> [The problem]: Which lines of the records below contain the word "farm"? Show each one.

Collected data
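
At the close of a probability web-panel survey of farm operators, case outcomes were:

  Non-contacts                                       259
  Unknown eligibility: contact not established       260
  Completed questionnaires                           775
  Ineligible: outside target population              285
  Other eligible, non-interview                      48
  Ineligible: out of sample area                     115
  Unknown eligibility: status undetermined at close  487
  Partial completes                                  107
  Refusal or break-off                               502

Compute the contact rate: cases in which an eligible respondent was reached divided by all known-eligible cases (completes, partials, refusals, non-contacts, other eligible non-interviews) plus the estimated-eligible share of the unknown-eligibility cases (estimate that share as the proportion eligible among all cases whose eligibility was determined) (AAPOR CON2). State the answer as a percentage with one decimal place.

62.4%

Unknown eligibility = 260 + 487 = 747
Out of scope = 285 + 115 = 400
Numerator: 775 + 107 + 502 + 48 = 1432
Known eligible: 775 + 107 + 502 + 259 + 48 = 1691
e = 1691 / (1691 + 400) = 1691 / 2091 = 0.8087
e × U: 0.8087 × 747 = 604.10
Denominator: 1691 + 604.10 = 2295.10
CON2 = 1432 / 2295.10 = 0.6239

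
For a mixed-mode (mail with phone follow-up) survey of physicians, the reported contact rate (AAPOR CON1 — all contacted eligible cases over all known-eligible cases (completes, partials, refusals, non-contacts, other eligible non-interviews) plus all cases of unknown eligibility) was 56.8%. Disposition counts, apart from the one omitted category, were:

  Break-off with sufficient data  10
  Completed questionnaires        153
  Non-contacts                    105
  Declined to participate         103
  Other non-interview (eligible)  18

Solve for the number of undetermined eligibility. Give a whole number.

Top → 153 + 10 + 103 + 18 = 284
CON1 = 284 / D = 0.568
D = 284 / 0.568 = 500.0
Remaining denominator categories sum to 389
undetermined eligibility = 500.0 − 389 ≈ 111

111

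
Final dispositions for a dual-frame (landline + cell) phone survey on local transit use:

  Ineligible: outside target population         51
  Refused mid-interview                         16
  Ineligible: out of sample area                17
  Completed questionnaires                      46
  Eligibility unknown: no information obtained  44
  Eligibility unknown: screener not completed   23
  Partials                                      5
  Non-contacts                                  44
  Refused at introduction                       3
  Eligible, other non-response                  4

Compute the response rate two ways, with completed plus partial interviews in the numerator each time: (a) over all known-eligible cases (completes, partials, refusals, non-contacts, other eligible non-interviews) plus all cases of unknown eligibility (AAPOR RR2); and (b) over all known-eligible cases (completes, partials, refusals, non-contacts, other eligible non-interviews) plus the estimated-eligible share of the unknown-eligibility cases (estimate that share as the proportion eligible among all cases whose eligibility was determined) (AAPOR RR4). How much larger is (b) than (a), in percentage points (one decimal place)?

Declined to participate = 3 + 16 = 19
Unknown if eligible = 23 + 44 = 67
Ineligible = 51 + 17 = 68
Numerator → 46 + 5 = 51
Denom → 46 + 5 + 19 + 44 + 4 + 67 = 185
RR2 = 51 / 185 = 0.2757
Known eligible → 46 + 5 + 19 + 44 + 4 = 118
e = 118 / (118 + 68) = 118 / 186 = 0.6344
e × U → 0.6344 × 67 = 42.50
Denom → 118 + 42.50 = 160.50
RR4 = 51 / 160.50 = 0.3178
Difference = 31.78 − 27.57 = 4.21 percentage points

4.2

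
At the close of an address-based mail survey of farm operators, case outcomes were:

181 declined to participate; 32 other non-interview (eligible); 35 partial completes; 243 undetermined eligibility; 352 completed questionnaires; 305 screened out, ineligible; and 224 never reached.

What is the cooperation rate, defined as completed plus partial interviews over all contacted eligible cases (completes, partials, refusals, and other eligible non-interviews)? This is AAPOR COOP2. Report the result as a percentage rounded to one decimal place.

Numerator → 352 + 35 = 387
Denom → 352 + 35 + 181 + 32 = 600
COOP2 = 387 / 600 = 0.6450

64.5%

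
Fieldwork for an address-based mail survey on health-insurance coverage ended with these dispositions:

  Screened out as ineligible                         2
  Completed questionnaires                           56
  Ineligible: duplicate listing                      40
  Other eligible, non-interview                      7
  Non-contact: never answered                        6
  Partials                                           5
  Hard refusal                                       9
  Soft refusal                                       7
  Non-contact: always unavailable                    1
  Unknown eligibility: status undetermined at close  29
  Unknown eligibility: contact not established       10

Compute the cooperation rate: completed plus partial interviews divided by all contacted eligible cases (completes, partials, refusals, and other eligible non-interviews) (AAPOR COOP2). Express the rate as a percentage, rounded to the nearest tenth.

Refusal or break-off = 9 + 7 = 16
Non-contacts = 6 + 1 = 7
Undetermined eligibility = 10 + 29 = 39
Ineligible = 2 + 40 = 42
Top: 56 + 5 = 61
Denominator: 56 + 5 + 16 + 7 = 84
COOP2 = 61 / 84 = 0.7262

72.6%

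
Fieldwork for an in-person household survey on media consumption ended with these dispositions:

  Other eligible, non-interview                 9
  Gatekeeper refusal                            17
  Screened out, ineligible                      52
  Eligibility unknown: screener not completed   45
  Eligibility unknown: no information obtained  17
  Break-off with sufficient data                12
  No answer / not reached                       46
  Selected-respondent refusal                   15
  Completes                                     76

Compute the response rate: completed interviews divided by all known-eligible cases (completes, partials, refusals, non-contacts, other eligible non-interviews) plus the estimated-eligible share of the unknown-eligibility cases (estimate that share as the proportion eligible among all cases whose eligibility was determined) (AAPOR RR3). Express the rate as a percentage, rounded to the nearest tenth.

Refusals = 17 + 15 = 32
Eligibility not determined = 45 + 17 = 62
Num: 76
Eligible (known): 76 + 12 + 32 + 46 + 9 = 175
e = 175 / (175 + 52) = 175 / 227 = 0.7709
Estimated eligible among unknowns: 0.7709 × 62 = 47.80
Denominator: 175 + 47.80 = 222.80
RR3 = 76 / 222.80 = 0.3411

34.1%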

> [Finished task]:
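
At the close of a probability web-panel survey of farm operators, case outcomes were:
At the close of an address-based mail survey of farm operators, case outcomes were: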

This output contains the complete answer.